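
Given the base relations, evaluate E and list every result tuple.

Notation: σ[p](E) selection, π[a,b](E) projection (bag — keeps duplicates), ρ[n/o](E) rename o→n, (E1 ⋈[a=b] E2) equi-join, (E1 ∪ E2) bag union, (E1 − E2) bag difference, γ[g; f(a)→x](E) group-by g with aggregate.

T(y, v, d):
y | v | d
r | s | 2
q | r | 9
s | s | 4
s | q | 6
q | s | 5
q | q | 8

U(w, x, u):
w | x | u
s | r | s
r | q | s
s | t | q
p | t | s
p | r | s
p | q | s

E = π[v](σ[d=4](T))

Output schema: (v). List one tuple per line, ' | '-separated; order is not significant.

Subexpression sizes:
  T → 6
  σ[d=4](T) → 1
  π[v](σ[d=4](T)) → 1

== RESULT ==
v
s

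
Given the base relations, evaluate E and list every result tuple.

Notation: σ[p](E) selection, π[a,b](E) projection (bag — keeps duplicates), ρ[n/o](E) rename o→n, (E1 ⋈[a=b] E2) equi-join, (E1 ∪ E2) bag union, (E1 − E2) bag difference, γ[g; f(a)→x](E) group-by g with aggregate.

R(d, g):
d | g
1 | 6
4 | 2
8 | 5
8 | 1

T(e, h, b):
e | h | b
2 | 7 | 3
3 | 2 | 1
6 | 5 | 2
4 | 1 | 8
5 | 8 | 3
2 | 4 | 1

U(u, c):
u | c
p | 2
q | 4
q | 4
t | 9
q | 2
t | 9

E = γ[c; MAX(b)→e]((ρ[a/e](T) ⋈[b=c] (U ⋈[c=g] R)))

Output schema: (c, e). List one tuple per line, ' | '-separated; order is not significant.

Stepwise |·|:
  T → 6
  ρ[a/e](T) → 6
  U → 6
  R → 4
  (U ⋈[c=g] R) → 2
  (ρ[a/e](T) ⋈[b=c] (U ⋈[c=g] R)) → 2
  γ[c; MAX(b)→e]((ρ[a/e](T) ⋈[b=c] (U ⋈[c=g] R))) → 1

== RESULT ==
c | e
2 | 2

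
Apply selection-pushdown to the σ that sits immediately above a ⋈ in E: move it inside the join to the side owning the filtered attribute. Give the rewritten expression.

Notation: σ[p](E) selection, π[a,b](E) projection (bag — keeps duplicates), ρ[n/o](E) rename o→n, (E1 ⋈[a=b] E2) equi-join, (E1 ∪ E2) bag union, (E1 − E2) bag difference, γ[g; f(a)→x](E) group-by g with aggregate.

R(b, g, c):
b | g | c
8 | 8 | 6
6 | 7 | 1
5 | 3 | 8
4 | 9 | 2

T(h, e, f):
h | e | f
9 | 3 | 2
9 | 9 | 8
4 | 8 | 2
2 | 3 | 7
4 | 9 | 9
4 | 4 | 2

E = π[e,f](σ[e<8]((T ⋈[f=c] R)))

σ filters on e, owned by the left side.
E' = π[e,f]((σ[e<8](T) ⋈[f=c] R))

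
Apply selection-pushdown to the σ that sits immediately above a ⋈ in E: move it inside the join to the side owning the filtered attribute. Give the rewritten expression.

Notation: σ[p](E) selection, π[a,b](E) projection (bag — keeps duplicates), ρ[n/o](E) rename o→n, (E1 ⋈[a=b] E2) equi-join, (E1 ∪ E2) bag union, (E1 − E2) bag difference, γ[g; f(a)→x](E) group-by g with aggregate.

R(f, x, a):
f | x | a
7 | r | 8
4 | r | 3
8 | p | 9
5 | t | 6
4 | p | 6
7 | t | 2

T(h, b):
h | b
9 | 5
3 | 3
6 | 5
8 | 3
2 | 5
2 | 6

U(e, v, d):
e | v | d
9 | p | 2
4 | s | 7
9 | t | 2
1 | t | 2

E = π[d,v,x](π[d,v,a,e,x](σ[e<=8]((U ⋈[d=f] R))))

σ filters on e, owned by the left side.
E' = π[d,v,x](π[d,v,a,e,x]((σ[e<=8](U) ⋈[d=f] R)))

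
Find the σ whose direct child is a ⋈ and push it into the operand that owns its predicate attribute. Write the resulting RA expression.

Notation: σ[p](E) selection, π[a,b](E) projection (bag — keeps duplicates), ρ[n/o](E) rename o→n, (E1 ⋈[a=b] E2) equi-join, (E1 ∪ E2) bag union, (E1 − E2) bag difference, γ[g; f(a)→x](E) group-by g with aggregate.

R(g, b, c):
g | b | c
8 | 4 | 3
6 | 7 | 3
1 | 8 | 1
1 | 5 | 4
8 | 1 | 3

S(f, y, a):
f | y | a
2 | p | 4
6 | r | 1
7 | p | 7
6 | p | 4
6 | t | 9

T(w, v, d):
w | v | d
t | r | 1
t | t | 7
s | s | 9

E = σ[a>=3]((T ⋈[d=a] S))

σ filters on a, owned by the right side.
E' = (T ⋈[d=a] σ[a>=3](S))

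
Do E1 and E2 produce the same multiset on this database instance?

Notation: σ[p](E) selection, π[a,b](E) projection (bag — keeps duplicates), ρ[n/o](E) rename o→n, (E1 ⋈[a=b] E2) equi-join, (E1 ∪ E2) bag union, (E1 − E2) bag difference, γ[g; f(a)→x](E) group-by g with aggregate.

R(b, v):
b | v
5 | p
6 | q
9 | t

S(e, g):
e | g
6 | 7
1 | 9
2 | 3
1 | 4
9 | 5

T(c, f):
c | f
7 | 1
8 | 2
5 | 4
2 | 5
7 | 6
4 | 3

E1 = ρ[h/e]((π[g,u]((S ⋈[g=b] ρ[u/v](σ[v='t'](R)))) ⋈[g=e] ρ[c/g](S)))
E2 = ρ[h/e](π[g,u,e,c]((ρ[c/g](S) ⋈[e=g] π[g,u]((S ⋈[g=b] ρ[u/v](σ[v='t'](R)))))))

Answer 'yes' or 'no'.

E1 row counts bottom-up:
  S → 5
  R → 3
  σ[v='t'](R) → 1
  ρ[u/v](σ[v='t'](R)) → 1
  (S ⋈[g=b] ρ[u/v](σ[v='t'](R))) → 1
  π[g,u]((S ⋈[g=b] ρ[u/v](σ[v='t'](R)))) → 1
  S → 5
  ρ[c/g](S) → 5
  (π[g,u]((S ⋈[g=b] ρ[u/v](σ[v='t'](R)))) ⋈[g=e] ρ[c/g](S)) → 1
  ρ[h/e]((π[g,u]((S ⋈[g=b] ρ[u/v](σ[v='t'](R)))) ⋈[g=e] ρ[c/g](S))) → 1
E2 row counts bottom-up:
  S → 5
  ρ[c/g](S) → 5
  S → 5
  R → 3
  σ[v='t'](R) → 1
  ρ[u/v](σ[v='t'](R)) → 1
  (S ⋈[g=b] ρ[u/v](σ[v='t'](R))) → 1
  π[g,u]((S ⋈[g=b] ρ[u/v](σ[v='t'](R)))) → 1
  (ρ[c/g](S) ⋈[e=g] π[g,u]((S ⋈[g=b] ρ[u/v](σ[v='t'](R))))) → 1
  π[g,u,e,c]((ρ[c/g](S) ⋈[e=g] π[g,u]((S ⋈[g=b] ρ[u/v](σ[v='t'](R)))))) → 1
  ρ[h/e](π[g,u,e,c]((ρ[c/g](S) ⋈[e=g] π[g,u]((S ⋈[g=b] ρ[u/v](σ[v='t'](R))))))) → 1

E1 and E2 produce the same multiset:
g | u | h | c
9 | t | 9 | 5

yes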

# # #

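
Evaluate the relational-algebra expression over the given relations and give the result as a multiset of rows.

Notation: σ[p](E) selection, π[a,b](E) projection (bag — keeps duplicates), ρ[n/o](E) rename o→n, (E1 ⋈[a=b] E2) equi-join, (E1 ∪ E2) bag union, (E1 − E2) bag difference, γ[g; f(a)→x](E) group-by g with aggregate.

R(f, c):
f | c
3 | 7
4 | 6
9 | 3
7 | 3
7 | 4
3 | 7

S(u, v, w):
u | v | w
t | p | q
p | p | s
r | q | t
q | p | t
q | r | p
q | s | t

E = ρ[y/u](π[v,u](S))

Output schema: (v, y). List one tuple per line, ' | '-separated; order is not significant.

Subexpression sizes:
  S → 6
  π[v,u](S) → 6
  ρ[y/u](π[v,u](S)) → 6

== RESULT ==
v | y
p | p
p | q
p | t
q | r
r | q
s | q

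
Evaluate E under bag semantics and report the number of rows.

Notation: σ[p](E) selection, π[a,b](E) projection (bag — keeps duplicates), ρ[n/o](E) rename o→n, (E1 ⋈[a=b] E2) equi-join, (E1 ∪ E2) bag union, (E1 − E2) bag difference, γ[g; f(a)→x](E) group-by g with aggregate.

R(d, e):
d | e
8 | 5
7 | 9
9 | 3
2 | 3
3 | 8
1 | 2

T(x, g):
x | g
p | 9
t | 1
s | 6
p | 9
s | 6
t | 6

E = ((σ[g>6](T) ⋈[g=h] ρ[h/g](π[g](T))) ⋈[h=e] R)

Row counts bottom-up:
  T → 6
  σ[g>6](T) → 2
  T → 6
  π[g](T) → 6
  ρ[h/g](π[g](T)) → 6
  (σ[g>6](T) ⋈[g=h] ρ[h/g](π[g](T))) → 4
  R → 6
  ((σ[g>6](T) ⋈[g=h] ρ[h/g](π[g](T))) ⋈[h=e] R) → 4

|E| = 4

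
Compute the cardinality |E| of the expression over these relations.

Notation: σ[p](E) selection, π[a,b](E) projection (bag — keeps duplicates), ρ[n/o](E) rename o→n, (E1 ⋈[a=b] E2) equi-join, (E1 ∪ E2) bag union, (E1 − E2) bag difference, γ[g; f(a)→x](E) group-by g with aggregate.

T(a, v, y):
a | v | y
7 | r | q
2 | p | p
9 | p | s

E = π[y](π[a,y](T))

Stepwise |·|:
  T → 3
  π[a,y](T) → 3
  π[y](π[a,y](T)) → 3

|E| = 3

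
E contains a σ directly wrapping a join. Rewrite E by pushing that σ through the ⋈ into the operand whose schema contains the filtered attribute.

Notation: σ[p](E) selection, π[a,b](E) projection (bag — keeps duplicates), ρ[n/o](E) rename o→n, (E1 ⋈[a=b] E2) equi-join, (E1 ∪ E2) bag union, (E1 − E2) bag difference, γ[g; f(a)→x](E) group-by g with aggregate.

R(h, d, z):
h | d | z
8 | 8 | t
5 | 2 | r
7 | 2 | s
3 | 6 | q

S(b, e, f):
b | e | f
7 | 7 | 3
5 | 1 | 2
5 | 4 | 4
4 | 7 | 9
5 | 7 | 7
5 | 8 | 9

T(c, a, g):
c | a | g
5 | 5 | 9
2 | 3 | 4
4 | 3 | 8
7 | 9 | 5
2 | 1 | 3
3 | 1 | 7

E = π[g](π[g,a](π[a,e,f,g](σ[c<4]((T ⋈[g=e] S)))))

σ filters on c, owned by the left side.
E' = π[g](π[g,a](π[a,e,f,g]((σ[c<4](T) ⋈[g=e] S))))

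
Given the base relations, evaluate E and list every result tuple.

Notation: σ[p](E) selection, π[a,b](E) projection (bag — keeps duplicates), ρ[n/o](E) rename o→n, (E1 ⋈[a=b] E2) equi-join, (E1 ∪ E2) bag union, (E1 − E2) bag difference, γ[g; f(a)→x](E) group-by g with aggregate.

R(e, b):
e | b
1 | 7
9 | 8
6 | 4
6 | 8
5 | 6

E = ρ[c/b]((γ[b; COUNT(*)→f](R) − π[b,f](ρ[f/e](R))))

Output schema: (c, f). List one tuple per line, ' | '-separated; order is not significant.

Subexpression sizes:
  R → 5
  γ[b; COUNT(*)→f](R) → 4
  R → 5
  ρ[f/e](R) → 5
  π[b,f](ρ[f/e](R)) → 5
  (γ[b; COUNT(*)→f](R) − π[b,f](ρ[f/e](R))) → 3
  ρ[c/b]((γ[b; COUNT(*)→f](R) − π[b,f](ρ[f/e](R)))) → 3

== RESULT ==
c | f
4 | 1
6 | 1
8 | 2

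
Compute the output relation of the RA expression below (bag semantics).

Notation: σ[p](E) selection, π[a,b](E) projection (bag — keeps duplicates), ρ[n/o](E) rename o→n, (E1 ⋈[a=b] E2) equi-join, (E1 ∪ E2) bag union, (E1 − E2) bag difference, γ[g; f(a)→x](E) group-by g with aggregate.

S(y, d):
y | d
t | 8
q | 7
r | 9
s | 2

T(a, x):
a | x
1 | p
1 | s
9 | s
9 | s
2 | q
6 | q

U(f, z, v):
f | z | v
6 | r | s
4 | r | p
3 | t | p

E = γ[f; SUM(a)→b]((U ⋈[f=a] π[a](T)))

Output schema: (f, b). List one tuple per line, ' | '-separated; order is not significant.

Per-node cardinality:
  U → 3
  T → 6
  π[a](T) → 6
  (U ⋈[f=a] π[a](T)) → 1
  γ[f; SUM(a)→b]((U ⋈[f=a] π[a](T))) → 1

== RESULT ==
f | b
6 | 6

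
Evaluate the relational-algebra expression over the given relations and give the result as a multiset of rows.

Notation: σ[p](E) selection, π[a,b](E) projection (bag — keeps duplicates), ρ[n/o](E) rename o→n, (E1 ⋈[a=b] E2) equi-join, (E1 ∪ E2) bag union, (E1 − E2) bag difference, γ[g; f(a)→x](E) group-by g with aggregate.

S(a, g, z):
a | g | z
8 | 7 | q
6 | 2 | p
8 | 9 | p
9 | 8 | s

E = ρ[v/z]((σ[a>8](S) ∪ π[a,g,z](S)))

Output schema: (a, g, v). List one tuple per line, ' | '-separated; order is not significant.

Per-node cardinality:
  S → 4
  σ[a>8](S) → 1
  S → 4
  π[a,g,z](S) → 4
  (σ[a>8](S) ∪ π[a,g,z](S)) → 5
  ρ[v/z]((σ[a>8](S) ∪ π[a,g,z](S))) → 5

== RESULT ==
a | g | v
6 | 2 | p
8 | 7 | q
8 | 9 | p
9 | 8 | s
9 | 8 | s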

# # #

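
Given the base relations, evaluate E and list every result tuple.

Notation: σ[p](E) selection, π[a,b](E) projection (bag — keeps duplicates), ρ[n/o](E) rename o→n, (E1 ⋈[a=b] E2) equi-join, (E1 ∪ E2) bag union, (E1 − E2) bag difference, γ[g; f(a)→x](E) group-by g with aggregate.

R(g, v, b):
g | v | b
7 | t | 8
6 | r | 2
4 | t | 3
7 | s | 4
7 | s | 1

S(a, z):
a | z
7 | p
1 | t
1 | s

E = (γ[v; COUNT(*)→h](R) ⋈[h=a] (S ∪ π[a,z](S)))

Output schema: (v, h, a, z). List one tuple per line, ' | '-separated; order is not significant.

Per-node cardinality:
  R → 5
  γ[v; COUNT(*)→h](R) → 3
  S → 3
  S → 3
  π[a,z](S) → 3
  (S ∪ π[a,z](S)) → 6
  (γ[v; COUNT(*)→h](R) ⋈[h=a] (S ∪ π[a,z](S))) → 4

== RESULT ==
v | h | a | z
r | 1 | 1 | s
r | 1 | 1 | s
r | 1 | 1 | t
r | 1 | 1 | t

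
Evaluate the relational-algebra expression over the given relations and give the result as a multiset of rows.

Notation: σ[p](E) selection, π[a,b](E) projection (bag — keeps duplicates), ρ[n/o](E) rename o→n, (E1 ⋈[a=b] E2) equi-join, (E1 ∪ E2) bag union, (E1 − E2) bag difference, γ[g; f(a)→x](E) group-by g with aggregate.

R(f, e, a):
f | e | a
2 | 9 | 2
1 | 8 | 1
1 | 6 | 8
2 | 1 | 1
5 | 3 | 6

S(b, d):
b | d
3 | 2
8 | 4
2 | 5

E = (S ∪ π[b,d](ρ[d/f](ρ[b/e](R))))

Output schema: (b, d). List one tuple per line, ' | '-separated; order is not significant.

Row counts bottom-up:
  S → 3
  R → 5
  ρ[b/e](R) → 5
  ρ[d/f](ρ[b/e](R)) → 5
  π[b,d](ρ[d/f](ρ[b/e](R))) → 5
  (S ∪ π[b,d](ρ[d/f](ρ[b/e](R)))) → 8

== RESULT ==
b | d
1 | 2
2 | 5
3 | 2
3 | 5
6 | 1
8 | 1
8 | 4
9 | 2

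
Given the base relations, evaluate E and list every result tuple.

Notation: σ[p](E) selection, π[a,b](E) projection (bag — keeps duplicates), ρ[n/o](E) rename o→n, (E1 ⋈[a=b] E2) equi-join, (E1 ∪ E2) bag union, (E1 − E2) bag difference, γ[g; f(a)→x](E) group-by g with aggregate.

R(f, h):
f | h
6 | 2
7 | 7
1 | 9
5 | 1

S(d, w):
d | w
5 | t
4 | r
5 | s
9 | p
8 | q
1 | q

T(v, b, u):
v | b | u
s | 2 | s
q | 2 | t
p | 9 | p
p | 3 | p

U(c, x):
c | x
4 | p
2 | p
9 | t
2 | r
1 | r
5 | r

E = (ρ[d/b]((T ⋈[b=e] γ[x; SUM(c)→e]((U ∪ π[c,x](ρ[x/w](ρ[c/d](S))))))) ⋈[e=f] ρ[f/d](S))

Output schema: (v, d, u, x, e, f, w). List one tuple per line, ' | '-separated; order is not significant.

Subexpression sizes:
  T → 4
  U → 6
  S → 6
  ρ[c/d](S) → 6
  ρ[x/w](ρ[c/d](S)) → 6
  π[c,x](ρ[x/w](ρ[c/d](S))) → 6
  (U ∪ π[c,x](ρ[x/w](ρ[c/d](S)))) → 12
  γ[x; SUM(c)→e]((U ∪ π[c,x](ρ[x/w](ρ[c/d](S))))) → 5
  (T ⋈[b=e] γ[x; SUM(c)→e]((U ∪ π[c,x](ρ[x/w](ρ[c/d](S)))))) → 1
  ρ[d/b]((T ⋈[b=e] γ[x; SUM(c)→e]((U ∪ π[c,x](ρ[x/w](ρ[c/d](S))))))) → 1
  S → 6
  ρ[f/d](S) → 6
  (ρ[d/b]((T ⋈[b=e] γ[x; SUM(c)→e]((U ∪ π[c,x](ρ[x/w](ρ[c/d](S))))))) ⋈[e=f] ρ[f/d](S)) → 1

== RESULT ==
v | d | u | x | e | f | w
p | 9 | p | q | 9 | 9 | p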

# # #

> **About this exercise**:
Look through the entries above, and wherever a line holds the word "Compute", copy it.

> **Exercise output**:
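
Compute the cardinality |E| of the expression over these relations.
Compute the output relation of the RA expression below (bag semantics).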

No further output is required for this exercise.